# [Saved data entries]
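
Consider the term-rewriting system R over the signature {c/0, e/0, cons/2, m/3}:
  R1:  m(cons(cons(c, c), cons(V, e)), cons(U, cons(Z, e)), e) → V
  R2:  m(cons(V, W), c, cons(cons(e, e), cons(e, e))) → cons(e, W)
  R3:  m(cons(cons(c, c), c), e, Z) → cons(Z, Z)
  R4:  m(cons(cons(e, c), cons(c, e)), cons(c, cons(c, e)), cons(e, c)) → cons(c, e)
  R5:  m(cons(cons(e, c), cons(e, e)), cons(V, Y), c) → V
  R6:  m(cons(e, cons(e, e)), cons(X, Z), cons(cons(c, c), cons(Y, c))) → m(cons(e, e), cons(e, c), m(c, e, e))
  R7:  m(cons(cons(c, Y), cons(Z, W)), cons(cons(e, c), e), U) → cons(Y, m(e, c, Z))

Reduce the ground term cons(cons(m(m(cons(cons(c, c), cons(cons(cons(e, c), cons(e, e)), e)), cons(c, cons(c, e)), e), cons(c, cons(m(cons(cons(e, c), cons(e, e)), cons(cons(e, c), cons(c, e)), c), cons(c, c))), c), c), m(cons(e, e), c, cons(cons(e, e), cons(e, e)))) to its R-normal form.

1. cons(cons(m(m(cons(cons(c, c), cons(cons(cons(e, c), cons(e, e)), e)), cons(c, cons(c, e)), e), cons(c, cons(m(cons(cons(e, c), cons(e, e)), cons(cons(e, c), cons(c, e)), c), cons(c, c))), c), c), m(cons(e, e), c, cons(cons(e, e), cons(e, e))))  →  cons(cons(m(cons(cons(e, c), cons(e, e)), cons(c, cons(m(cons(cons(e, c), cons(e, e)), cons(cons(e, c), cons(c, e)), c), cons(c, c))), c), c), m(cons(e, e), c, cons(cons(e, e), cons(e, e))))   [R1 at 1.1.1]
2. cons(cons(m(cons(cons(e, c), cons(e, e)), cons(c, cons(m(cons(cons(e, c), cons(e, e)), cons(cons(e, c), cons(c, e)), c), cons(c, c))), c), c), m(cons(e, e), c, cons(cons(e, e), cons(e, e))))  →  cons(cons(c, c), m(cons(e, e), c, cons(cons(e, e), cons(e, e))))   [R5 at 1.1]
3. cons(cons(c, c), m(cons(e, e), c, cons(cons(e, e), cons(e, e))))  →  cons(cons(c, c), cons(e, e))   [R2 at 2]

cons(cons(c, c), cons(e, e))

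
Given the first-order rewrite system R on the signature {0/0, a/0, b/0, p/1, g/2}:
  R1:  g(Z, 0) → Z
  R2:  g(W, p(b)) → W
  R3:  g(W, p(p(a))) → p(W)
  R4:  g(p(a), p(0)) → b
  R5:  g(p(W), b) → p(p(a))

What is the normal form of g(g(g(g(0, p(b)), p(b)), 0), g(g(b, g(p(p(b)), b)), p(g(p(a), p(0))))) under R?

0

1. g(g(g(g(0, p(b)), p(b)), 0), g(g(b, g(p(p(b)), b)), p(g(p(a), p(0)))))  →  g(g(g(0, p(b)), p(b)), g(g(b, g(p(p(b)), b)), p(g(p(a), p(0)))))   [R1 at 1]
2. g(g(g(0, p(b)), p(b)), g(g(b, g(p(p(b)), b)), p(g(p(a), p(0)))))  →  g(g(0, p(b)), g(g(b, g(p(p(b)), b)), p(g(p(a), p(0)))))   [R2 at 1]
3. g(g(0, p(b)), g(g(b, g(p(p(b)), b)), p(g(p(a), p(0)))))  →  g(0, g(g(b, g(p(p(b)), b)), p(g(p(a), p(0)))))   [R2 at 1]
4. g(0, g(g(b, g(p(p(b)), b)), p(g(p(a), p(0)))))  →  g(0, g(g(b, p(p(a))), p(g(p(a), p(0)))))   [R5 at 2.1.2]
5. g(0, g(g(b, p(p(a))), p(g(p(a), p(0)))))  →  g(0, g(p(b), p(g(p(a), p(0)))))   [R3 at 2.1]
6. g(0, g(p(b), p(g(p(a), p(0)))))  →  g(0, g(p(b), p(b)))   [R4 at 2.2.1]
7. g(0, g(p(b), p(b)))  →  g(0, p(b))   [R2 at 2]
8. g(0, p(b))  →  0   [R2 at ε]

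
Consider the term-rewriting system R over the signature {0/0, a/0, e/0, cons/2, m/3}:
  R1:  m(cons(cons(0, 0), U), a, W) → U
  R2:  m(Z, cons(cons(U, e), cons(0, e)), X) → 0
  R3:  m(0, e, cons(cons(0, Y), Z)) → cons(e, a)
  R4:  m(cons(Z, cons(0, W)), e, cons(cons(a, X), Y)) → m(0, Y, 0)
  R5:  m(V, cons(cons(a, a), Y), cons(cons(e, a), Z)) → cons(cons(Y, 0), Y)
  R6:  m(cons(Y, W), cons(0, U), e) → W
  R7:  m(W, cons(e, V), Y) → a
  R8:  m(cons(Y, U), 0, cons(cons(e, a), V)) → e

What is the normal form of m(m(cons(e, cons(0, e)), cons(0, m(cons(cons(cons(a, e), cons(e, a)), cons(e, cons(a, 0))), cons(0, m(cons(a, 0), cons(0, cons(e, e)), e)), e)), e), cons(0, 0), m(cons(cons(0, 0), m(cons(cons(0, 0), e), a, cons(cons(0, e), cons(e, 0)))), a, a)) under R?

e

1. m(m(cons(e, cons(0, e)), cons(0, m(cons(cons(cons(a, e), cons(e, a)), cons(e, cons(a, 0))), cons(0, m(cons(a, 0), cons(0, cons(e, e)), e)), e)), e), cons(0, 0), m(cons(cons(0, 0), m(cons(cons(0, 0), e), a, cons(cons(0, e), cons(e, 0)))), a, a))  →  m(cons(0, e), cons(0, 0), m(cons(cons(0, 0), m(cons(cons(0, 0), e), a, cons(cons(0, e), cons(e, 0)))), a, a))   [R6 at 1]
2. m(cons(0, e), cons(0, 0), m(cons(cons(0, 0), m(cons(cons(0, 0), e), a, cons(cons(0, e), cons(e, 0)))), a, a))  →  m(cons(0, e), cons(0, 0), m(cons(cons(0, 0), e), a, cons(cons(0, e), cons(e, 0))))   [R1 at 3]
3. m(cons(0, e), cons(0, 0), m(cons(cons(0, 0), e), a, cons(cons(0, e), cons(e, 0))))  →  m(cons(0, e), cons(0, 0), e)   [R1 at 3]
4. m(cons(0, e), cons(0, 0), e)  →  e   [R6 at ε]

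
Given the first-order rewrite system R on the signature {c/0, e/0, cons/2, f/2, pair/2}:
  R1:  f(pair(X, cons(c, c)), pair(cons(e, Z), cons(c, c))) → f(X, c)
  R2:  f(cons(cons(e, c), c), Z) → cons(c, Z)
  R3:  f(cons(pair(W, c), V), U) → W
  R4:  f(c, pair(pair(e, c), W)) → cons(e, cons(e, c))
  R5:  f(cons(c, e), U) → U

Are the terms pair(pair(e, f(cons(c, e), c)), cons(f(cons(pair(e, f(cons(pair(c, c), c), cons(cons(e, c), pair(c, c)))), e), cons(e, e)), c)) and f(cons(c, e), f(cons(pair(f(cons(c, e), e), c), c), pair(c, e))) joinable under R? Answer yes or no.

Reduce t₁ = pair(pair(e, f(cons(c, e), c)), cons(f(cons(pair(e, f(cons(pair(c, c), c), cons(cons(e, c), pair(c, c)))), e), cons(e, e)), c)):
1. pair(pair(e, f(cons(c, e), c)), cons(f(cons(pair(e, f(cons(pair(c, c), c), cons(cons(e, c), pair(c, c)))), e), cons(e, e)), c))  →  pair(pair(e, c), cons(f(cons(pair(e, f(cons(pair(c, c), c), cons(cons(e, c), pair(c, c)))), e), cons(e, e)), c))   [R5 at 1.2]
2. pair(pair(e, c), cons(f(cons(pair(e, f(cons(pair(c, c), c), cons(cons(e, c), pair(c, c)))), e), cons(e, e)), c))  →  pair(pair(e, c), cons(f(cons(pair(e, c), e), cons(e, e)), c))   [R3 at 2.1.1.1.2]
3. pair(pair(e, c), cons(f(cons(pair(e, c), e), cons(e, e)), c))  →  pair(pair(e, c), cons(e, c))   [R3 at 2.1]

Reduce t₂ = f(cons(c, e), f(cons(pair(f(cons(c, e), e), c), c), pair(c, e))):
1. f(cons(c, e), f(cons(pair(f(cons(c, e), e), c), c), pair(c, e)))  →  f(cons(pair(f(cons(c, e), e), c), c), pair(c, e))   [R5 at ε]
2. f(cons(pair(f(cons(c, e), e), c), c), pair(c, e))  →  f(cons(c, e), e)   [R3 at ε]
3. f(cons(c, e), e)  →  e   [R5 at ε]

no — NF(t₁) = pair(pair(e, c), cons(e, c)), NF(t₂) = e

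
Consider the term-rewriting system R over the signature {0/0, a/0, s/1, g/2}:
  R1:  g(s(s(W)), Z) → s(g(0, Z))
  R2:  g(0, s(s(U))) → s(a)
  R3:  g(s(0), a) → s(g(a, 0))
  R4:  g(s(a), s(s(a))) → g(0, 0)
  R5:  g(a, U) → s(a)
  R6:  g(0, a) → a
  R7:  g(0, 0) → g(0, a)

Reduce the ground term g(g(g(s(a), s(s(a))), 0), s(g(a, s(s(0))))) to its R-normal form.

1. g(g(g(s(a), s(s(a))), 0), s(g(a, s(s(0)))))  →  g(g(g(0, 0), 0), s(g(a, s(s(0)))))   [R4 at 1.1]
2. g(g(g(0, 0), 0), s(g(a, s(s(0)))))  →  g(g(g(0, a), 0), s(g(a, s(s(0)))))   [R7 at 1.1]
3. g(g(g(0, a), 0), s(g(a, s(s(0)))))  →  g(g(a, 0), s(g(a, s(s(0)))))   [R6 at 1.1]
4. g(g(a, 0), s(g(a, s(s(0)))))  →  g(s(a), s(g(a, s(s(0)))))   [R5 at 1]
5. g(s(a), s(g(a, s(s(0)))))  →  g(s(a), s(s(a)))   [R5 at 2.1]
6. g(s(a), s(s(a)))  →  g(0, 0)   [R4 at ε]
7. g(0, 0)  →  g(0, a)   [R7 at ε]
8. g(0, a)  →  a   [R6 at ε]

a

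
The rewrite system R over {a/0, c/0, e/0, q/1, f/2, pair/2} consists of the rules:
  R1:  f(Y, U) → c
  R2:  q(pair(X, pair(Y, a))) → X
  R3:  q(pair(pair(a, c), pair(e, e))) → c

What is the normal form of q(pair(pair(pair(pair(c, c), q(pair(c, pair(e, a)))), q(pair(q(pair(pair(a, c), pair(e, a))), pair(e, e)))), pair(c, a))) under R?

pair(pair(pair(c, c), c), c)

1. q(pair(pair(pair(pair(c, c), q(pair(c, pair(e, a)))), q(pair(q(pair(pair(a, c), pair(e, a))), pair(e, e)))), pair(c, a)))  →  pair(pair(pair(c, c), q(pair(c, pair(e, a)))), q(pair(q(pair(pair(a, c), pair(e, a))), pair(e, e))))   [R2 at ε]
2. pair(pair(pair(c, c), q(pair(c, pair(e, a)))), q(pair(q(pair(pair(a, c), pair(e, a))), pair(e, e))))  →  pair(pair(pair(c, c), c), q(pair(q(pair(pair(a, c), pair(e, a))), pair(e, e))))   [R2 at 1.2]
3. pair(pair(pair(c, c), c), q(pair(q(pair(pair(a, c), pair(e, a))), pair(e, e))))  →  pair(pair(pair(c, c), c), q(pair(pair(a, c), pair(e, e))))   [R2 at 2.1.1]
4. pair(pair(pair(c, c), c), q(pair(pair(a, c), pair(e, e))))  →  pair(pair(pair(c, c), c), c)   [R3 at 2]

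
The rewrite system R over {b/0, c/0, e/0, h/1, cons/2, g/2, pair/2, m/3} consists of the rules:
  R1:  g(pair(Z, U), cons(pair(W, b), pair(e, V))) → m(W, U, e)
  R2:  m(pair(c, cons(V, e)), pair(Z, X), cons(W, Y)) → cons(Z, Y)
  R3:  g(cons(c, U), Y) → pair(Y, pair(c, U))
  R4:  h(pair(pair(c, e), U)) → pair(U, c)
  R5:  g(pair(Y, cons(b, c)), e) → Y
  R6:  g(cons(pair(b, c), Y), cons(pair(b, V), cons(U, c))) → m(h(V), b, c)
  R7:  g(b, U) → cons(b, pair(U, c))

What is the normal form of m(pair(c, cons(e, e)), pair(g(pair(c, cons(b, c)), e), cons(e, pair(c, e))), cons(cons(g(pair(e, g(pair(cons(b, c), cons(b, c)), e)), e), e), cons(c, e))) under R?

1. m(pair(c, cons(e, e)), pair(g(pair(c, cons(b, c)), e), cons(e, pair(c, e))), cons(cons(g(pair(e, g(pair(cons(b, c), cons(b, c)), e)), e), e), cons(c, e)))  →  cons(g(pair(c, cons(b, c)), e), cons(c, e))   [R2 at ε]
2. cons(g(pair(c, cons(b, c)), e), cons(c, e))  →  cons(c, cons(c, e))   [R5 at 1]

cons(c, cons(c, e))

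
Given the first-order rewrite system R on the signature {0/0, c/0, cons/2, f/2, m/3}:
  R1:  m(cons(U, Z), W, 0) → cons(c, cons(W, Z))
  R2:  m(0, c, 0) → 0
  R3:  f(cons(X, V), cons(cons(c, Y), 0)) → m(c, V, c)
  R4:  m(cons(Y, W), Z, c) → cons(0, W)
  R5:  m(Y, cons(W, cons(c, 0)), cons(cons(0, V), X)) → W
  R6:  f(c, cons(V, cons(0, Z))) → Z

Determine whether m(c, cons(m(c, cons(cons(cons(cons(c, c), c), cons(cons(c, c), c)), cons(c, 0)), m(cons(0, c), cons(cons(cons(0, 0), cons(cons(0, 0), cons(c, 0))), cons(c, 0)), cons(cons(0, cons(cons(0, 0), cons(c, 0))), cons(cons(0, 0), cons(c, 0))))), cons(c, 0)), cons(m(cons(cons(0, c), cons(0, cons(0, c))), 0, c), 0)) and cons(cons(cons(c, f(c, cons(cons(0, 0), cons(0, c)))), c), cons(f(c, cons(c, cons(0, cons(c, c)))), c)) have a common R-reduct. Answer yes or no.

Reduce t₁ = m(c, cons(m(c, cons(cons(cons(cons(c, c), c), cons(cons(c, c), c)), cons(c, 0)), m(cons(0, c), cons(cons(cons(0, 0), cons(cons(0, 0), cons(c, 0))), cons(c, 0)), cons(cons(0, cons(cons(0, 0), cons(c, 0))), cons(cons(0, 0), cons(c, 0))))), cons(c, 0)), cons(m(cons(cons(0, c), cons(0, cons(0, c))), 0, c), 0)):
1. m(c, cons(m(c, cons(cons(cons(cons(c, c), c), cons(cons(c, c), c)), cons(c, 0)), m(cons(0, c), cons(cons(cons(0, 0), cons(cons(0, 0), cons(c, 0))), cons(c, 0)), cons(cons(0, cons(cons(0, 0), cons(c, 0))), cons(cons(0, 0), cons(c, 0))))), cons(c, 0)), cons(m(cons(cons(0, c), cons(0, cons(0, c))), 0, c), 0))  →  m(c, cons(m(c, cons(cons(cons(cons(c, c), c), cons(cons(c, c), c)), cons(c, 0)), cons(cons(0, 0), cons(cons(0, 0), cons(c, 0)))), cons(c, 0)), cons(m(cons(cons(0, c), cons(0, cons(0, c))), 0, c), 0))   [R5 at 2.1.3]
2. m(c, cons(m(c, cons(cons(cons(cons(c, c), c), cons(cons(c, c), c)), cons(c, 0)), cons(cons(0, 0), cons(cons(0, 0), cons(c, 0)))), cons(c, 0)), cons(m(cons(cons(0, c), cons(0, cons(0, c))), 0, c), 0))  →  m(c, cons(cons(cons(cons(c, c), c), cons(cons(c, c), c)), cons(c, 0)), cons(m(cons(cons(0, c), cons(0, cons(0, c))), 0, c), 0))   [R5 at 2.1]
3. m(c, cons(cons(cons(cons(c, c), c), cons(cons(c, c), c)), cons(c, 0)), cons(m(cons(cons(0, c), cons(0, cons(0, c))), 0, c), 0))  →  m(c, cons(cons(cons(cons(c, c), c), cons(cons(c, c), c)), cons(c, 0)), cons(cons(0, cons(0, cons(0, c))), 0))   [R4 at 3.1]
4. m(c, cons(cons(cons(cons(c, c), c), cons(cons(c, c), c)), cons(c, 0)), cons(cons(0, cons(0, cons(0, c))), 0))  →  cons(cons(cons(c, c), c), cons(cons(c, c), c))   [R5 at ε]

Reduce t₂ = cons(cons(cons(c, f(c, cons(cons(0, 0), cons(0, c)))), c), cons(f(c, cons(c, cons(0, cons(c, c)))), c)):
1. cons(cons(cons(c, f(c, cons(cons(0, 0), cons(0, c)))), c), cons(f(c, cons(c, cons(0, cons(c, c)))), c))  →  cons(cons(cons(c, c), c), cons(f(c, cons(c, cons(0, cons(c, c)))), c))   [R6 at 1.1.2]
2. cons(cons(cons(c, c), c), cons(f(c, cons(c, cons(0, cons(c, c)))), c))  →  cons(cons(cons(c, c), c), cons(cons(c, c), c))   [R6 at 2.1]

yes — NF(t₁) = cons(cons(cons(c, c), c), cons(cons(c, c), c)), NF(t₂) = cons(cons(cons(c, c), c), cons(cons(c, c), c))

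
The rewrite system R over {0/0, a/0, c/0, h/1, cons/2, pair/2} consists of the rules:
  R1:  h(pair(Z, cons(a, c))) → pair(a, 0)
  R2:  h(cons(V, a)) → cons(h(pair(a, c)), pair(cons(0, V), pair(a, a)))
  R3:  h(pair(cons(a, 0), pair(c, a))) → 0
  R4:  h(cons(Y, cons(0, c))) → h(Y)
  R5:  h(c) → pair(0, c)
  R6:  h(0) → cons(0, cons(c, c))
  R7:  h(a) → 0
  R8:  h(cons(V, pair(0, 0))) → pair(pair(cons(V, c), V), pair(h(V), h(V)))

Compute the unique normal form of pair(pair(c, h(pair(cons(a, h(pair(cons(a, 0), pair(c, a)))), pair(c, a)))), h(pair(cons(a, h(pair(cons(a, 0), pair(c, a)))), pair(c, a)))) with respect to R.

pair(pair(c, 0), 0)

1. pair(pair(c, h(pair(cons(a, h(pair(cons(a, 0), pair(c, a)))), pair(c, a)))), h(pair(cons(a, h(pair(cons(a, 0), pair(c, a)))), pair(c, a))))  →  pair(pair(c, h(pair(cons(a, 0), pair(c, a)))), h(pair(cons(a, h(pair(cons(a, 0), pair(c, a)))), pair(c, a))))   [R3 at 1.2.1.1.2]
2. pair(pair(c, h(pair(cons(a, 0), pair(c, a)))), h(pair(cons(a, h(pair(cons(a, 0), pair(c, a)))), pair(c, a))))  →  pair(pair(c, 0), h(pair(cons(a, h(pair(cons(a, 0), pair(c, a)))), pair(c, a))))   [R3 at 1.2]
3. pair(pair(c, 0), h(pair(cons(a, h(pair(cons(a, 0), pair(c, a)))), pair(c, a))))  →  pair(pair(c, 0), h(pair(cons(a, 0), pair(c, a))))   [R3 at 2.1.1.2]
4. pair(pair(c, 0), h(pair(cons(a, 0), pair(c, a))))  →  pair(pair(c, 0), 0)   [R3 at 2]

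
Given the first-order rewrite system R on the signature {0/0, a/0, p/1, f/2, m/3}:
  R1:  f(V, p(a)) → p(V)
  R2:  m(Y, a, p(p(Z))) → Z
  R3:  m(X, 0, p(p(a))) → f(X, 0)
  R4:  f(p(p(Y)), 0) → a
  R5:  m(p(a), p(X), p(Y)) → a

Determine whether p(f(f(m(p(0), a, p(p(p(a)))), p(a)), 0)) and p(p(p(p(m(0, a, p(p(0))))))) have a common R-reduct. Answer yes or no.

Reduce t₁ = p(f(f(m(p(0), a, p(p(p(a)))), p(a)), 0)):
1. p(f(f(m(p(0), a, p(p(p(a)))), p(a)), 0))  →  p(f(p(m(p(0), a, p(p(p(a))))), 0))   [R1 at 1.1]
2. p(f(p(m(p(0), a, p(p(p(a))))), 0))  →  p(f(p(p(a)), 0))   [R2 at 1.1.1]
3. p(f(p(p(a)), 0))  →  p(a)   [R4 at 1]

Reduce t₂ = p(p(p(p(m(0, a, p(p(0))))))):
1. p(p(p(p(m(0, a, p(p(0)))))))  →  p(p(p(p(0))))   [R2 at 1.1.1.1]

no — NF(t₁) = p(a), NF(t₂) = p(p(p(p(0))))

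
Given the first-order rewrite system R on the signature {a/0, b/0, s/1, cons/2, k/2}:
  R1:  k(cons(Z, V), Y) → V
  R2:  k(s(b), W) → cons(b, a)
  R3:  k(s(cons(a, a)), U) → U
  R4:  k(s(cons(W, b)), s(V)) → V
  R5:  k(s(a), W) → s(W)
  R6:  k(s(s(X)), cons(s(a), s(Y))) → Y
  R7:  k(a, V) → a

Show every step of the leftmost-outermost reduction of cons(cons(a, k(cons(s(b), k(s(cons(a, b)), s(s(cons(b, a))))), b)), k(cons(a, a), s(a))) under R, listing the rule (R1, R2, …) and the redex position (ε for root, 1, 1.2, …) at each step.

1. cons(cons(a, k(cons(s(b), k(s(cons(a, b)), s(s(cons(b, a))))), b)), k(cons(a, a), s(a)))  →  cons(cons(a, k(s(cons(a, b)), s(s(cons(b, a))))), k(cons(a, a), s(a)))   [R1 at 1.2]
2. cons(cons(a, k(s(cons(a, b)), s(s(cons(b, a))))), k(cons(a, a), s(a)))  →  cons(cons(a, s(cons(b, a))), k(cons(a, a), s(a)))   [R4 at 1.2]
3. cons(cons(a, s(cons(b, a))), k(cons(a, a), s(a)))  →  cons(cons(a, s(cons(b, a))), a)   [R1 at 2]

cons(cons(a, s(cons(b, a))), a)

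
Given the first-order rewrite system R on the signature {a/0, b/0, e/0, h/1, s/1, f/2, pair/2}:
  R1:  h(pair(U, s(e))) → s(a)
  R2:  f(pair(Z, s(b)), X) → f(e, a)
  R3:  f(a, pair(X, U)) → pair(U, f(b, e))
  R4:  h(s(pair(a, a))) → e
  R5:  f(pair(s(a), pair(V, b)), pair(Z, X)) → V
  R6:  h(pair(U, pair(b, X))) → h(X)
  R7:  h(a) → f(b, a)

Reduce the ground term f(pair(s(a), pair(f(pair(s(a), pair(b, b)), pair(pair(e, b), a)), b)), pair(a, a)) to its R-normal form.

b

1. f(pair(s(a), pair(f(pair(s(a), pair(b, b)), pair(pair(e, b), a)), b)), pair(a, a))  →  f(pair(s(a), pair(b, b)), pair(pair(e, b), a))   [R5 at ε]
2. f(pair(s(a), pair(b, b)), pair(pair(e, b), a))  →  b   [R5 at ε]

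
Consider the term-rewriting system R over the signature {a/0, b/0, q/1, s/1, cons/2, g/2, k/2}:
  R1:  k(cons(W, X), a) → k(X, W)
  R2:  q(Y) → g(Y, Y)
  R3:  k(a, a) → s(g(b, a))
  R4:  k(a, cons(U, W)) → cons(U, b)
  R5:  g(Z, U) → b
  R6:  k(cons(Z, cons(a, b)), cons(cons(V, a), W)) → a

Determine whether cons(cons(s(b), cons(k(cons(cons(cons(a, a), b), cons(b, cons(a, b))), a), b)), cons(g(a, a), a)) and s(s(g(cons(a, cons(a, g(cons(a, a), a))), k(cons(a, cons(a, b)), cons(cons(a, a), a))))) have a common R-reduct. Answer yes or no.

no — NF(t₁) = cons(cons(s(b), cons(a, b)), cons(b, a)), NF(t₂) = s(s(b))

Reduce t₁ = cons(cons(s(b), cons(k(cons(cons(cons(a, a), b), cons(b, cons(a, b))), a), b)), cons(g(a, a), a)):
1. cons(cons(s(b), cons(k(cons(cons(cons(a, a), b), cons(b, cons(a, b))), a), b)), cons(g(a, a), a))  →  cons(cons(s(b), cons(k(cons(b, cons(a, b)), cons(cons(a, a), b)), b)), cons(g(a, a), a))   [R1 at 1.2.1]
2. cons(cons(s(b), cons(k(cons(b, cons(a, b)), cons(cons(a, a), b)), b)), cons(g(a, a), a))  →  cons(cons(s(b), cons(a, b)), cons(g(a, a), a))   [R6 at 1.2.1]
3. cons(cons(s(b), cons(a, b)), cons(g(a, a), a))  →  cons(cons(s(b), cons(a, b)), cons(b, a))   [R5 at 2.1]

Reduce t₂ = s(s(g(cons(a, cons(a, g(cons(a, a), a))), k(cons(a, cons(a, b)), cons(cons(a, a), a))))):
1. s(s(g(cons(a, cons(a, g(cons(a, a), a))), k(cons(a, cons(a, b)), cons(cons(a, a), a)))))  →  s(s(b))   [R5 at 1.1]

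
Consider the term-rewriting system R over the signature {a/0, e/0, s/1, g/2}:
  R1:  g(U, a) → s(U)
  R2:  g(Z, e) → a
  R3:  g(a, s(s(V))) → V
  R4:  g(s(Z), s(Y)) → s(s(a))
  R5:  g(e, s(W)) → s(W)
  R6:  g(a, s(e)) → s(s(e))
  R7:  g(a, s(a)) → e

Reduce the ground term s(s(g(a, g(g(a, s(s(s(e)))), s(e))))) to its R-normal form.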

# [What you will do]
Return a word-for-word copy of the lines above from the one holding "s(s(U))) → s(a)" through the one holding "pair(e, e))) → c", with both of them included and nothing besides.

# [Expected output]
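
  R2:  g(0, s(s(U))) → s(a)
  R3:  g(s(0), a) → s(g(a, 0))
  R4:  g(s(a), s(s(a))) → g(0, 0)
  R5:  g(a, U) → s(a)
  R6:  g(0, a) → a
  R7:  g(0, 0) → g(0, a)

Reduce the ground term g(g(g(s(a), s(s(a))), 0), s(g(a, s(s(0))))) to its R-normal form.

1. g(g(g(s(a), s(s(a))), 0), s(g(a, s(s(0)))))  →  g(g(g(0, 0), 0), s(g(a, s(s(0)))))   [R4 at 1.1]
2. g(g(g(0, 0), 0), s(g(a, s(s(0)))))  →  g(g(g(0, a), 0), s(g(a, s(s(0)))))   [R7 at 1.1]
3. g(g(g(0, a), 0), s(g(a, s(s(0)))))  →  g(g(a, 0), s(g(a, s(s(0)))))   [R6 at 1.1]
4. g(g(a, 0), s(g(a, s(s(0)))))  →  g(s(a), s(g(a, s(s(0)))))   [R5 at 1]
5. g(s(a), s(g(a, s(s(0)))))  →  g(s(a), s(s(a)))   [R5 at 2.1]
6. g(s(a), s(s(a)))  →  g(0, 0)   [R4 at ε]
7. g(0, 0)  →  g(0, a)   [R7 at ε]
8. g(0, a)  →  a   [R6 at ε]

a

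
The rewrite system R over {a/0, c/0, e/0, q/1, f/2, pair/2} consists of the rules:
  R1:  f(Y, U) → c
  R2:  q(pair(X, pair(Y, a))) → X
  R3:  q(pair(pair(a, c), pair(e, e))) → c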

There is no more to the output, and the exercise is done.